[Collected data entries]

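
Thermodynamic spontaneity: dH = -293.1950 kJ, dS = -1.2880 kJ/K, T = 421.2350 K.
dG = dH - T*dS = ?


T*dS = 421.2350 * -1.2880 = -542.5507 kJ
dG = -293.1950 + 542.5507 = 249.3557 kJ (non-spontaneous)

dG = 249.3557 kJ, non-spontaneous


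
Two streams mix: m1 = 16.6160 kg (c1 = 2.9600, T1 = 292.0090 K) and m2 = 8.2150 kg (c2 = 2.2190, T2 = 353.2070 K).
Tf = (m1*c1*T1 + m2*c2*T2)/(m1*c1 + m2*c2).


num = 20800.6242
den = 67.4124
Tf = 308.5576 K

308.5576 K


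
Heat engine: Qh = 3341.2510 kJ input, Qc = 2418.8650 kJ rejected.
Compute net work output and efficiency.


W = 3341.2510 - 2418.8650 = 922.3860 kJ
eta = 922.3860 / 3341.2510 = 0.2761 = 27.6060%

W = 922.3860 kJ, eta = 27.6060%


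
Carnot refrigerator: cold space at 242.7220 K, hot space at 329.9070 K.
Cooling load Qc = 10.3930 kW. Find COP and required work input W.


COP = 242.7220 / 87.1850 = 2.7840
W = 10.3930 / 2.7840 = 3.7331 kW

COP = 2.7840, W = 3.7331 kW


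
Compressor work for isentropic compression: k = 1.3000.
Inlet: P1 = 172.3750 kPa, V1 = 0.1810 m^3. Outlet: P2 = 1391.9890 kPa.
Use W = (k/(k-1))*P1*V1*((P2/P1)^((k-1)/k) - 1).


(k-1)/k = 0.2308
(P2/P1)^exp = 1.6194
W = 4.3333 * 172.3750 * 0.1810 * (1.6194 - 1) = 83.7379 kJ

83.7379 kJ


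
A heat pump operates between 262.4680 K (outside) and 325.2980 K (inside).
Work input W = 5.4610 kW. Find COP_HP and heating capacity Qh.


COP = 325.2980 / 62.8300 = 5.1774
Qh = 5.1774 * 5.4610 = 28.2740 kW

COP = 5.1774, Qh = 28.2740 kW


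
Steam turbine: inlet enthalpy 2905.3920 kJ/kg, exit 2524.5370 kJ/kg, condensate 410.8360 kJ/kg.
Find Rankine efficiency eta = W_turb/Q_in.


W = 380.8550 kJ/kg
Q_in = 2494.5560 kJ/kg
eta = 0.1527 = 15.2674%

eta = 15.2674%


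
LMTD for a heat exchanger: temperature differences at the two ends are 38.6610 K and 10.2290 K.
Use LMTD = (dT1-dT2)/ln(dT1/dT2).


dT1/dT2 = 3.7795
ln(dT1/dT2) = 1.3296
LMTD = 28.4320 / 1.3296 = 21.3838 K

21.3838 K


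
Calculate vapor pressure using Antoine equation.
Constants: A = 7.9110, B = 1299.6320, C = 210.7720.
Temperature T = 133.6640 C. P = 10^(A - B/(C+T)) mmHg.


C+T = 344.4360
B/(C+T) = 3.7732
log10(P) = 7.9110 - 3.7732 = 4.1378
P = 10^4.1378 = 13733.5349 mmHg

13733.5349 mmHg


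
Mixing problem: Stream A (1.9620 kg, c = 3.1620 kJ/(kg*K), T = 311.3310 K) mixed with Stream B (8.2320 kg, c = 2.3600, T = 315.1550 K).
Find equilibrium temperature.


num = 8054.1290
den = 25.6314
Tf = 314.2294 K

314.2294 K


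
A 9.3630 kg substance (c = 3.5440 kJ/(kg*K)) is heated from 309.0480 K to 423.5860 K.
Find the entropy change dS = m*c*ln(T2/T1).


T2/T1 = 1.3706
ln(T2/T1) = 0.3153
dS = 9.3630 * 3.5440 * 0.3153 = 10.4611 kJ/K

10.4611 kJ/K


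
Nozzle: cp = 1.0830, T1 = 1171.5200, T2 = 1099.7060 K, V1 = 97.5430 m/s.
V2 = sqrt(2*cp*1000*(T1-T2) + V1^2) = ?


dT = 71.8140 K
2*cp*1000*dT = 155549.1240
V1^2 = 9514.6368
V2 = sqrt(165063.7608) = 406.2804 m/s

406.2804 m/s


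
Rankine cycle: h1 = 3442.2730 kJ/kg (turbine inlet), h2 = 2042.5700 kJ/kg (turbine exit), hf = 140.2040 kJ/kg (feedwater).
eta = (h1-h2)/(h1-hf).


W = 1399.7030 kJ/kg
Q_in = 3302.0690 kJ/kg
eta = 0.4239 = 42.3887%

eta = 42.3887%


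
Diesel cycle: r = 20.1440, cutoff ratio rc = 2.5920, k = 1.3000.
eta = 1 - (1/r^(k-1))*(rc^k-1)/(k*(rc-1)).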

## Activity
Using the records above, restate word for word the lines from the one with "Constants: A = 7.9110, B" through the one with "Rankine cycle: h1", both included.

## Exercise result
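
Constants: A = 7.9110, B = 1299.6320, C = 210.7720.
Temperature T = 133.6640 C. P = 10^(A - B/(C+T)) mmHg.


C+T = 344.4360
B/(C+T) = 3.7732
log10(P) = 7.9110 - 3.7732 = 4.1378
P = 10^4.1378 = 13733.5349 mmHg

13733.5349 mmHg


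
Mixing problem: Stream A (1.9620 kg, c = 3.1620 kJ/(kg*K), T = 311.3310 K) mixed with Stream B (8.2320 kg, c = 2.3600, T = 315.1550 K).
Find equilibrium temperature.


num = 8054.1290
den = 25.6314
Tf = 314.2294 K

314.2294 K


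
A 9.3630 kg substance (c = 3.5440 kJ/(kg*K)) is heated from 309.0480 K to 423.5860 K.
Find the entropy change dS = m*c*ln(T2/T1).


T2/T1 = 1.3706
ln(T2/T1) = 0.3153
dS = 9.3630 * 3.5440 * 0.3153 = 10.4611 kJ/K

10.4611 kJ/K


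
Nozzle: cp = 1.0830, T1 = 1171.5200, T2 = 1099.7060 K, V1 = 97.5430 m/s.
V2 = sqrt(2*cp*1000*(T1-T2) + V1^2) = ?


dT = 71.8140 K
2*cp*1000*dT = 155549.1240
V1^2 = 9514.6368
V2 = sqrt(165063.7608) = 406.2804 m/s

406.2804 m/s


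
Rankine cycle: h1 = 3442.2730 kJ/kg (turbine inlet), h2 = 2042.5700 kJ/kg (turbine exit), hf = 140.2040 kJ/kg (feedwater).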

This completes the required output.